#### Dataset excerpts

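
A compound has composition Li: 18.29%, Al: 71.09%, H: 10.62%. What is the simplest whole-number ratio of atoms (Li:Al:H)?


Assume 100 g of compound, divide each mass% by atomic mass to get moles, then normalize by the smallest to get a raw atom ratio.
Moles per 100 g: Li: 18.29/6.941 = 2.6351, Al: 71.09/26.982 = 2.6347, H: 10.62/1.008 = 10.5357
Raw ratio (divide by min = 2.6347): Li: 1.0, Al: 1.0, H: 3.999
Multiply by 1 to clear fractions: Li: 1.0 ~= 1, Al: 1.0 ~= 1, H: 3.999 ~= 4
Reduce by GCD to get the simplest whole-number ratio:

1:1:4


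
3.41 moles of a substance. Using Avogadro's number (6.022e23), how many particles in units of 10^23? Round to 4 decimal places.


N = n * NA, then divide by 1e23 for the requested units.
N / 1e23 = n * 6.022
N / 1e23 = 3.41 * 6.022
N / 1e23 = 20.53502, rounded to 4 dp:

20.5350


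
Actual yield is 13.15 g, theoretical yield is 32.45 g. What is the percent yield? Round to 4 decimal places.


% yield = 100 * actual / theoretical
% yield = 100 * 13.15 / 32.45
% yield = 40.5238829 %, rounded to 4 dp:

40.5239 %


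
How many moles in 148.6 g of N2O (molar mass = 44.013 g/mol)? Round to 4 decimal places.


n = mass / M
n = 148.6 / 44.013
n = 3.37627519 mol, rounded to 4 dp:

3.3763 mol


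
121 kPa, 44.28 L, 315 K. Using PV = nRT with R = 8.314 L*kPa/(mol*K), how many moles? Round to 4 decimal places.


PV = nRT, solve for n = PV / (RT).
PV = 121 * 44.28 = 5357.88
RT = 8.314 * 315 = 2618.91
n = 5357.88 / 2618.91
n = 2.0458435 mol, rounded to 4 dp:

2.0458 mol


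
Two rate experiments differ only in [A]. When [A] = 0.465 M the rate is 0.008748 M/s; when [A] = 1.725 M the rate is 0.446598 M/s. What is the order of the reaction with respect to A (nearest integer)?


Rate is proportional to [A]^n, so rate2/rate1 = ([A]2/[A]1)^n. Take logs to solve for n.
rate2/rate1 = 0.446598 / 0.008748 = 51.0514
[A]2/[A]1 = 1.725 / 0.465 = 3.7097
n = ln(51.0514) / ln(3.7097) = 3.0
Nearest integer order:

3


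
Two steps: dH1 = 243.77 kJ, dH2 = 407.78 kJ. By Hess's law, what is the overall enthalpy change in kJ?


Hess's law: enthalpy is a state function, so add the step enthalpies.
dH_total = dH1 + dH2 = 243.77 + (407.78)
dH_total = 651.55 kJ:

651.55 kJ


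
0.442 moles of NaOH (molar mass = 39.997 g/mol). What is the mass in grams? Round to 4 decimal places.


mass = n * M
mass = 0.442 * 39.997
mass = 17.678674 g, rounded to 4 dp:

17.6787 g


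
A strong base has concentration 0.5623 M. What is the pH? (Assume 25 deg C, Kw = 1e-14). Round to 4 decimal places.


A strong base dissociates completely, so [OH-] equals the given concentration.
pOH = -log10([OH-]) = -log10(0.5623) = 0.250032
pH = 14 - pOH = 14 - 0.250032
pH = 13.749968, rounded to 4 dp:

13.7500


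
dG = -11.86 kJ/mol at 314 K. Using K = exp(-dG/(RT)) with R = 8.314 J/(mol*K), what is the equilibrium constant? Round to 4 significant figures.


dG is in kJ/mol; multiply by 1000 to match R in J/(mol*K).
RT = 8.314 * 314 = 2610.596 J/mol
exponent = -dG*1000 / (RT) = -(-11.86*1000) / 2610.596 = 4.54302389
K = exp(4.54302389)
K = 93.97454, rounded to 4 significant figures:

93.97


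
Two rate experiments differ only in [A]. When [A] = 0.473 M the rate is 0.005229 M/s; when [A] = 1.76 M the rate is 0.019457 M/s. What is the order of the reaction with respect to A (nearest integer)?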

########

▶ **Problem**: Please retype all of the records above exactly as they are.

▶ **Answer to the exercise**:
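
A compound has composition Li: 18.29%, Al: 71.09%, H: 10.62%. What is the simplest whole-number ratio of atoms (Li:Al:H)?


Assume 100 g of compound, divide each mass% by atomic mass to get moles, then normalize by the smallest to get a raw atom ratio.
Moles per 100 g: Li: 18.29/6.941 = 2.6351, Al: 71.09/26.982 = 2.6347, H: 10.62/1.008 = 10.5357
Raw ratio (divide by min = 2.6347): Li: 1.0, Al: 1.0, H: 3.999
Multiply by 1 to clear fractions: Li: 1.0 ~= 1, Al: 1.0 ~= 1, H: 3.999 ~= 4
Reduce by GCD to get the simplest whole-number ratio:

1:1:4


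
3.41 moles of a substance. Using Avogadro's number (6.022e23), how many particles in units of 10^23? Round to 4 decimal places.


N = n * NA, then divide by 1e23 for the requested units.
N / 1e23 = n * 6.022
N / 1e23 = 3.41 * 6.022
N / 1e23 = 20.53502, rounded to 4 dp:

20.5350


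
Actual yield is 13.15 g, theoretical yield is 32.45 g. What is the percent yield? Round to 4 decimal places.


% yield = 100 * actual / theoretical
% yield = 100 * 13.15 / 32.45
% yield = 40.5238829 %, rounded to 4 dp:

40.5239 %


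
How many moles in 148.6 g of N2O (molar mass = 44.013 g/mol)? Round to 4 decimal places.


n = mass / M
n = 148.6 / 44.013
n = 3.37627519 mol, rounded to 4 dp:

3.3763 mol


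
121 kPa, 44.28 L, 315 K. Using PV = nRT with R = 8.314 L*kPa/(mol*K), how many moles? Round to 4 decimal places.


PV = nRT, solve for n = PV / (RT).
PV = 121 * 44.28 = 5357.88
RT = 8.314 * 315 = 2618.91
n = 5357.88 / 2618.91
n = 2.0458435 mol, rounded to 4 dp:

2.0458 mol


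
Two rate experiments differ only in [A]. When [A] = 0.465 M the rate is 0.008748 M/s; when [A] = 1.725 M the rate is 0.446598 M/s. What is the order of the reaction with respect to A (nearest integer)?


Rate is proportional to [A]^n, so rate2/rate1 = ([A]2/[A]1)^n. Take logs to solve for n.
rate2/rate1 = 0.446598 / 0.008748 = 51.0514
[A]2/[A]1 = 1.725 / 0.465 = 3.7097
n = ln(51.0514) / ln(3.7097) = 3.0
Nearest integer order:

3


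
Two steps: dH1 = 243.77 kJ, dH2 = 407.78 kJ. By Hess's law, what is the overall enthalpy change in kJ?


Hess's law: enthalpy is a state function, so add the step enthalpies.
dH_total = dH1 + dH2 = 243.77 + (407.78)
dH_total = 651.55 kJ:

651.55 kJ


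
0.442 moles of NaOH (molar mass = 39.997 g/mol). What is the mass in grams? Round to 4 decimal places.


mass = n * M
mass = 0.442 * 39.997
mass = 17.678674 g, rounded to 4 dp:

17.6787 g


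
A strong base has concentration 0.5623 M. What is the pH? (Assume 25 deg C, Kw = 1e-14). Round to 4 decimal places.


A strong base dissociates completely, so [OH-] equals the given concentration.
pOH = -log10([OH-]) = -log10(0.5623) = 0.250032
pH = 14 - pOH = 14 - 0.250032
pH = 13.749968, rounded to 4 dp:

13.7500


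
dG = -11.86 kJ/mol at 314 K. Using K = exp(-dG/(RT)) with R = 8.314 J/(mol*K), what is the equilibrium constant? Round to 4 significant figures.


dG is in kJ/mol; multiply by 1000 to match R in J/(mol*K).
RT = 8.314 * 314 = 2610.596 J/mol
exponent = -dG*1000 / (RT) = -(-11.86*1000) / 2610.596 = 4.54302389
K = exp(4.54302389)
K = 93.97454, rounded to 4 significant figures:

93.97


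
Two rate experiments differ only in [A]. When [A] = 0.473 M the rate is 0.005229 M/s; when [A] = 1.76 M the rate is 0.019457 M/s. What is the order of the reaction with respect to A (nearest integer)?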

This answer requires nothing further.